──────── Available records ────────
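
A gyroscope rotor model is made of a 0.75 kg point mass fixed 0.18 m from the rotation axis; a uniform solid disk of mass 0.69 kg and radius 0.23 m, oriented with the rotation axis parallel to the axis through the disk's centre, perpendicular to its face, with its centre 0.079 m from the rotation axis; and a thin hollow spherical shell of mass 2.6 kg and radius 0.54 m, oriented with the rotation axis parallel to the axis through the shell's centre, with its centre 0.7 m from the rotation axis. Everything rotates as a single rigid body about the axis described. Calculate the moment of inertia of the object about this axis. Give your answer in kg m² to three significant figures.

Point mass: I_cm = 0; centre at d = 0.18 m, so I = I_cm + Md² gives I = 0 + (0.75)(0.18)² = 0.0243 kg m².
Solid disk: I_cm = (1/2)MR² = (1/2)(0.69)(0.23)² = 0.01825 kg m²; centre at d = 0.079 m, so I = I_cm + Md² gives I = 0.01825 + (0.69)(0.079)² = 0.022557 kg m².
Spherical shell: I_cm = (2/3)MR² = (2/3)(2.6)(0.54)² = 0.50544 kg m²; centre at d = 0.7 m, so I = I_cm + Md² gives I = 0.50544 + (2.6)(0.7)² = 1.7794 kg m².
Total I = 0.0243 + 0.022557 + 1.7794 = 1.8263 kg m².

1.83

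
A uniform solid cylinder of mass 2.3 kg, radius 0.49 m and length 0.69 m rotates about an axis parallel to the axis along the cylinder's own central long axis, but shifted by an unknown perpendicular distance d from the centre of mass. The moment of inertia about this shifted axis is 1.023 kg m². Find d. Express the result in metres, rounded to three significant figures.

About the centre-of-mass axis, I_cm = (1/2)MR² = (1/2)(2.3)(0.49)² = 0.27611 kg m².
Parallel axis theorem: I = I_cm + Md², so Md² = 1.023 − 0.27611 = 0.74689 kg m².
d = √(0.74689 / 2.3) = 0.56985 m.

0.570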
────────
Only one stretch of the data is wanted: the lines from the one with "A uniform solid cylinder" through the last, repeated exactly.

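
A uniform solid cylinder of mass 2.3 kg, radius 0.49 m and length 0.69 m rotates about an axis parallel to the axis along the cylinder's own central long axis, but shifted by an unknown perpendicular distance d from the centre of mass. The moment of inertia about this shifted axis is 1.023 kg m². Find d. Express the result in metres, rounded to three significant figures.

About the centre-of-mass axis, I_cm = (1/2)MR² = (1/2)(2.3)(0.49)² = 0.27611 kg m².
Parallel axis theorem: I = I_cm + Md², so Md² = 1.023 − 0.27611 = 0.74689 kg m².
d = √(0.74689 / 2.3) = 0.56985 m.

0.570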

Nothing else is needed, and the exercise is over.